**Assigned task:** List all lines of the data that include the string "adjacency".

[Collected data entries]
● ● ● ● ●
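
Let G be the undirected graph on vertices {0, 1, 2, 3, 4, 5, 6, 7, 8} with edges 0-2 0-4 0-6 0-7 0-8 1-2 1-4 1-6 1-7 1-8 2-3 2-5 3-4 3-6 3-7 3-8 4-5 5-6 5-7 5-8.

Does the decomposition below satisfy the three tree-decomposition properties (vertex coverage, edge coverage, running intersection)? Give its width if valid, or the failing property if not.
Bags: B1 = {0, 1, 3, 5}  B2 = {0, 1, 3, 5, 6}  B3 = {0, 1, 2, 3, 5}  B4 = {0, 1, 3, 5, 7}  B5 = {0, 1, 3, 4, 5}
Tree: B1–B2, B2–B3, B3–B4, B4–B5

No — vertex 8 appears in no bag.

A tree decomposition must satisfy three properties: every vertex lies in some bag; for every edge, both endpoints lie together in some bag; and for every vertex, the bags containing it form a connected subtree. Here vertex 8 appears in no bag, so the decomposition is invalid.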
● ● ● ● ●
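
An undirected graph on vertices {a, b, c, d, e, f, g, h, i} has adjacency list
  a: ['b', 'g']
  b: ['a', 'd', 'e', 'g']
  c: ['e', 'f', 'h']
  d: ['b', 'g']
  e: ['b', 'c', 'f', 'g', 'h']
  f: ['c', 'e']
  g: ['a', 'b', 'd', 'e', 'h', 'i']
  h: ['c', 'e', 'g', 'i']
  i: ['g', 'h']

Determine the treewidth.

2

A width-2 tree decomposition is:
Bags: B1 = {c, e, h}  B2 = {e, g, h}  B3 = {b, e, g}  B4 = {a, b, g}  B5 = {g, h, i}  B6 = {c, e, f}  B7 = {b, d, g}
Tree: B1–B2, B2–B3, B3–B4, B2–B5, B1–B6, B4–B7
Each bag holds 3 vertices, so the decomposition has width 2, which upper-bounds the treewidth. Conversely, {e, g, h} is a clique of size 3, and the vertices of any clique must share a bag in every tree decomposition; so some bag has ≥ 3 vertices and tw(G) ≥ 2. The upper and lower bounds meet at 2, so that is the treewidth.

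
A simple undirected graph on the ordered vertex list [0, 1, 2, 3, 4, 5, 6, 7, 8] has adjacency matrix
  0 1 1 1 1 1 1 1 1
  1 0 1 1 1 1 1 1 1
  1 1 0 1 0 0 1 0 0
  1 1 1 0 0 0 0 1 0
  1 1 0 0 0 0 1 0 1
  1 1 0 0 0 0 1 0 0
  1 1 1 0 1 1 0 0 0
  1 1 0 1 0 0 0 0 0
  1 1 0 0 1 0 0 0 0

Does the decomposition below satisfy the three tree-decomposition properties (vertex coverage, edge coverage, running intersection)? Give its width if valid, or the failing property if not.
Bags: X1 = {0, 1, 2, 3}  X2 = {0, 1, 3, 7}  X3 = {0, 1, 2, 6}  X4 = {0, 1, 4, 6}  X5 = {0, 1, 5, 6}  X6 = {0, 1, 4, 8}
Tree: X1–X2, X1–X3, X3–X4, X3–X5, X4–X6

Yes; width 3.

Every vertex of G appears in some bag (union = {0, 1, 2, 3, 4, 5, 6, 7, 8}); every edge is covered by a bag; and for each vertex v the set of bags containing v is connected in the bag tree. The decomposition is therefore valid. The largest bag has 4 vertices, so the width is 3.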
● ● ● ● ●
**Answer for the task:**
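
An undirected graph on vertices {a, b, c, d, e, f, g, h, i} has adjacency list
A simple undirected graph on the ordered vertex list [0, 1, 2, 3, 4, 5, 6, 7, 8] has adjacency matrix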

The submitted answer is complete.